» DATASET:
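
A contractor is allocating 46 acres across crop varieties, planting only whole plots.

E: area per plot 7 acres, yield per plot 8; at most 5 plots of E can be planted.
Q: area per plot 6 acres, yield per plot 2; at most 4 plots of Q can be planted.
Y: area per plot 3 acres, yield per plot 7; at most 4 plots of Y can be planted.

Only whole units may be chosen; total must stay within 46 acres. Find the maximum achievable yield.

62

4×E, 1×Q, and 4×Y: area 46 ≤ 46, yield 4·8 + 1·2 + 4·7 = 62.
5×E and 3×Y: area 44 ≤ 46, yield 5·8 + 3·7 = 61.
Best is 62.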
---
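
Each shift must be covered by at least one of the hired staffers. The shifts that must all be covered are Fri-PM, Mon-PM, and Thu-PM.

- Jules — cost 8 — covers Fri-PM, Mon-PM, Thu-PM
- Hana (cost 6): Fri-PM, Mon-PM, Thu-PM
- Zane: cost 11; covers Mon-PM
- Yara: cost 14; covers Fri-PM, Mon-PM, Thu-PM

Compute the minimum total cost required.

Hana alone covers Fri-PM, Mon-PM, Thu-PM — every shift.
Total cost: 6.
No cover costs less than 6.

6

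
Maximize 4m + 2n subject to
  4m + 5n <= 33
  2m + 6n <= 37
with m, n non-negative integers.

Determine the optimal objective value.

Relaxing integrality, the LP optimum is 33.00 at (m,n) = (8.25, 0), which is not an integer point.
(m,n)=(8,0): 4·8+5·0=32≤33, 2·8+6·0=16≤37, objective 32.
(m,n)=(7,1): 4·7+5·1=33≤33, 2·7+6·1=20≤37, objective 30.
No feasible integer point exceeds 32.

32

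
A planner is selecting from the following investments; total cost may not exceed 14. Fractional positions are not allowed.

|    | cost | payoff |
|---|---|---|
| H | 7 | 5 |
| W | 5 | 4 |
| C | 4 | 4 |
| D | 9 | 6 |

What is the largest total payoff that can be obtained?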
---
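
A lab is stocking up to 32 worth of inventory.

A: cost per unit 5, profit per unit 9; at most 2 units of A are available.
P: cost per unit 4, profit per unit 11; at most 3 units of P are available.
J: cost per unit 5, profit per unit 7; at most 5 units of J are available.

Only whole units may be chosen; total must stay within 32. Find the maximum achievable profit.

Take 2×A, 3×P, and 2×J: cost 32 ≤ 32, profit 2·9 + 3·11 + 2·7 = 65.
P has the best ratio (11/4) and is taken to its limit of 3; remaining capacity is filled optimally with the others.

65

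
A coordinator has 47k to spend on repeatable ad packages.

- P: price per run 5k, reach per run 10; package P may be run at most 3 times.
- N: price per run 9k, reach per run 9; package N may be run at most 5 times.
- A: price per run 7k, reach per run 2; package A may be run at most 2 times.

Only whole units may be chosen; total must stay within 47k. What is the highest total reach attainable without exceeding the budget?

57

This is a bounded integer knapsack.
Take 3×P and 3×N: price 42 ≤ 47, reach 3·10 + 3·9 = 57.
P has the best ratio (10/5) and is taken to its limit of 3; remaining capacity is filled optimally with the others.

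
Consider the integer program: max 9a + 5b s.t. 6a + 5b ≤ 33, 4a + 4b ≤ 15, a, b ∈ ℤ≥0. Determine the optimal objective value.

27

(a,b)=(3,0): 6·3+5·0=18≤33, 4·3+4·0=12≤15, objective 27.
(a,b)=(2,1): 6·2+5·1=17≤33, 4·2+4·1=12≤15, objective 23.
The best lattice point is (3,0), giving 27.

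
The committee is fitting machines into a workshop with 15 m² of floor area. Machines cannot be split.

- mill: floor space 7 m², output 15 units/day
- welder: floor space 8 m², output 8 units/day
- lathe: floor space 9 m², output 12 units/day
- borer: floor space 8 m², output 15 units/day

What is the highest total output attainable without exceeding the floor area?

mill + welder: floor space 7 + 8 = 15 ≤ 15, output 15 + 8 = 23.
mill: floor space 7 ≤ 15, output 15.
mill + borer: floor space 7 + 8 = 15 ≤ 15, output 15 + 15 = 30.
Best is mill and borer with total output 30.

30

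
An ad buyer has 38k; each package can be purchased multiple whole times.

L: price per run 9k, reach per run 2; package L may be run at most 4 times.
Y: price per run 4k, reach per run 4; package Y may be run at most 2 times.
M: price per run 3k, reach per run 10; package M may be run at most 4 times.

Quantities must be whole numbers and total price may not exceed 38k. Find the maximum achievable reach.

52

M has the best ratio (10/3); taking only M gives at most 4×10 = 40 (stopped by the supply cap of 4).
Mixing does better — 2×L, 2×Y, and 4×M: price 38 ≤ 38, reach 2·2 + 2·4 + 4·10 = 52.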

» EXERCISE: Using the records above, set down exactly the lines from the one with "A contractor is" through the one with "Y: area per", inclusive, and nothing more.

» COMPLETED EXERCISE:
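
A contractor is allocating 46 acres across crop varieties, planting only whole plots.

E: area per plot 7 acres, yield per plot 8; at most 5 plots of E can be planted.
Q: area per plot 6 acres, yield per plot 2; at most 4 plots of Q can be planted.
Y: area per plot 3 acres, yield per plot 7; at most 4 plots of Y can be planted.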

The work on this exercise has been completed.